** WHAT NEEDS TO BE DONE **
From the data below, return the exact lines starting at the line containing "In an experiment, 5" and ending at the line containing "Dimensions are expressed over M, I.", both included, and nothing else.

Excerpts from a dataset
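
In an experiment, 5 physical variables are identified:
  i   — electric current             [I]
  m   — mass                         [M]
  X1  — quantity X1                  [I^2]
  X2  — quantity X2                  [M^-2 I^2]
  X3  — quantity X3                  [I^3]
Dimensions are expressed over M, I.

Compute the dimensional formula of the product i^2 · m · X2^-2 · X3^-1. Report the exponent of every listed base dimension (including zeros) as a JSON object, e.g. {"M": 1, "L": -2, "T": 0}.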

---

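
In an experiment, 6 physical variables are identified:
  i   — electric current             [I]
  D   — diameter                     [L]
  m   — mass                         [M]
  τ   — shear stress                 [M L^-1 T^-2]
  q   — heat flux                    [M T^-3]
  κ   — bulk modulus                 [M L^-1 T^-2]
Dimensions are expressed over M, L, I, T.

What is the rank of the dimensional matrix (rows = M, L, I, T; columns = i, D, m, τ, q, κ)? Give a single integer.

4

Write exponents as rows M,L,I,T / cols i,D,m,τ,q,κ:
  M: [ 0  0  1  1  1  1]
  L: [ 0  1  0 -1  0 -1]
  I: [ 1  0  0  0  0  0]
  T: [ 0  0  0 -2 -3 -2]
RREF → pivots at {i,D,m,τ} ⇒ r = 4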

--

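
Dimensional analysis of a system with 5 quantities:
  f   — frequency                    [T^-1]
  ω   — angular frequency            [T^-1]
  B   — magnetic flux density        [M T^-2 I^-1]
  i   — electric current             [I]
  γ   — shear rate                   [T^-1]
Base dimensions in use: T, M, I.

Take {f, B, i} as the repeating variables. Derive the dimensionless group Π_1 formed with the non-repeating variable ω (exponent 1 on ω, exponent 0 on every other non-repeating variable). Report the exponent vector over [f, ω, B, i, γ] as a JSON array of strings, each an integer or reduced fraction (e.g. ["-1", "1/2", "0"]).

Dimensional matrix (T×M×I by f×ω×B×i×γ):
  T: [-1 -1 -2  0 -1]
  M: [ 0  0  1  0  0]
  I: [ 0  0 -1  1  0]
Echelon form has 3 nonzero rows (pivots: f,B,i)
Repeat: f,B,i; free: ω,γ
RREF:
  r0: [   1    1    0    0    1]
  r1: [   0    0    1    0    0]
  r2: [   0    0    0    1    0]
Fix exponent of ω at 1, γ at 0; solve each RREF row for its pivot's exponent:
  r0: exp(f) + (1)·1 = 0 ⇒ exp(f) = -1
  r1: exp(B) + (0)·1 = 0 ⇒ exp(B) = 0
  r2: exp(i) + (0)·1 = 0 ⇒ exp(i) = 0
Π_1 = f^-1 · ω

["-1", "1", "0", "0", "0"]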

** WRITTEN SOLUTION **
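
In an experiment, 5 physical variables are identified:
  i   — electric current             [I]
  m   — mass                         [M]
  X1  — quantity X1                  [I^2]
  X2  — quantity X2                  [M^-2 I^2]
  X3  — quantity X3                  [I^3]
Dimensions are expressed over M, I.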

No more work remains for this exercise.